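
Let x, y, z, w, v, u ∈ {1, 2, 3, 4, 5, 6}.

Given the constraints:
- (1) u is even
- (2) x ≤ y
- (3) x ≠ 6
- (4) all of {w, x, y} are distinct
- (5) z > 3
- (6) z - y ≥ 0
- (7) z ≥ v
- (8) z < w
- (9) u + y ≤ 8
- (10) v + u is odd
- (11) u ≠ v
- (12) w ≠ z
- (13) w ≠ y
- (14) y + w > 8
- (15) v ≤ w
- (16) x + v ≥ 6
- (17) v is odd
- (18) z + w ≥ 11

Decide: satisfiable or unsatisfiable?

Satisfiable

One satisfying assignment is x = 2, y = 5, z = 5, w = 6, v = 5, u = 2.
For the less obvious constraints — constraint 6: z - y = 0; constraint 9: u + y = 7 — and the others hold by inspection.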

Aim of the task:
Only the lines from the one containing "- (17) v is odd" to the end of the records should be repeated, exactly as they appear.

Your response:
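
- (17) v is odd
- (18) z + w ≥ 11

Decide: satisfiable or unsatisfiable?

Satisfiable

One satisfying assignment is x = 2, y = 5, z = 5, w = 6, v = 5, u = 2.
For the less obvious constraints — constraint 6: z - y = 0; constraint 9: u + y = 7 — and the others hold by inspection.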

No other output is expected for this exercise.